Try it:
Once the line with "Factor the polynomial" is found in the entries below, repeat that line and every one after it exactly, ending at the last.

Data listing:

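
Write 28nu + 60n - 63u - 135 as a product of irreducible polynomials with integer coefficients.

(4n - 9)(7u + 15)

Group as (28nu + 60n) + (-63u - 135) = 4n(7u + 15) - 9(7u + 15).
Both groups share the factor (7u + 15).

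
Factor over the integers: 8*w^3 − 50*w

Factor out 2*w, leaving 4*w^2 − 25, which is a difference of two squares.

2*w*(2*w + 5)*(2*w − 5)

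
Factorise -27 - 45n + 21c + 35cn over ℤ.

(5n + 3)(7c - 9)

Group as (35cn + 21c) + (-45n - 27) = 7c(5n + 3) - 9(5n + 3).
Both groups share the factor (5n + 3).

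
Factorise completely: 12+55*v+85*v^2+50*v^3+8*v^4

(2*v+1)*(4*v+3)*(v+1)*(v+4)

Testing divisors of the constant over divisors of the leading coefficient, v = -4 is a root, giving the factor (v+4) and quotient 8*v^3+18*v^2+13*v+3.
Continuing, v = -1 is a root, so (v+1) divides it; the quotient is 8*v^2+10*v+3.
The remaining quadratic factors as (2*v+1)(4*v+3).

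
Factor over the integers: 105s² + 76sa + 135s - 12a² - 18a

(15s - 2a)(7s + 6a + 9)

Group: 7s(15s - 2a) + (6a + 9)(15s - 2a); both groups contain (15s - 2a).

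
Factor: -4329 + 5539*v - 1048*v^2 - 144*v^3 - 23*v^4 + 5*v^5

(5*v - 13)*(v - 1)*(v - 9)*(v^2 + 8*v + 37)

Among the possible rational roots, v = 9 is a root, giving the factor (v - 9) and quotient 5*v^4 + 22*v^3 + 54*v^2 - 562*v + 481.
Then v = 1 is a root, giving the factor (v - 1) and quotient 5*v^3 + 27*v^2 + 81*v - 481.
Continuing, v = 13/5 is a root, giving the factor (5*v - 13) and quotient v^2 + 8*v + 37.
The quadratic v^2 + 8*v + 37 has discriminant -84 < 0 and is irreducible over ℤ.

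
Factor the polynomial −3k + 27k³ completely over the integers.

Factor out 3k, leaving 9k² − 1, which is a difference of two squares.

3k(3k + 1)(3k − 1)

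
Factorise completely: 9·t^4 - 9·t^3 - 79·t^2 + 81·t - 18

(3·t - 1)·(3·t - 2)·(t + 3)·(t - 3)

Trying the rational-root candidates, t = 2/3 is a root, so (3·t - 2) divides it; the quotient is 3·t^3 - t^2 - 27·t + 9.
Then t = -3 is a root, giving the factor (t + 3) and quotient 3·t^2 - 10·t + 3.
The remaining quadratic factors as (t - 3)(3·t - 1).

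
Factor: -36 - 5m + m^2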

Answer section:
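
Factor the polynomial −3k + 27k³ completely over the integers.

Factor out 3k, leaving 9k² − 1, which is a difference of two squares.

3k(3k + 1)(3k − 1)

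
Factorise completely: 9·t^4 - 9·t^3 - 79·t^2 + 81·t - 18

(3·t - 1)·(3·t - 2)·(t + 3)·(t - 3)

Trying the rational-root candidates, t = 2/3 is a root, so (3·t - 2) divides it; the quotient is 3·t^3 - t^2 - 27·t + 9.
Then t = -3 is a root, giving the factor (t + 3) and quotient 3·t^2 - 10·t + 3.
The remaining quadratic factors as (t - 3)(3·t - 1).

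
Factor: -36 - 5m + m^2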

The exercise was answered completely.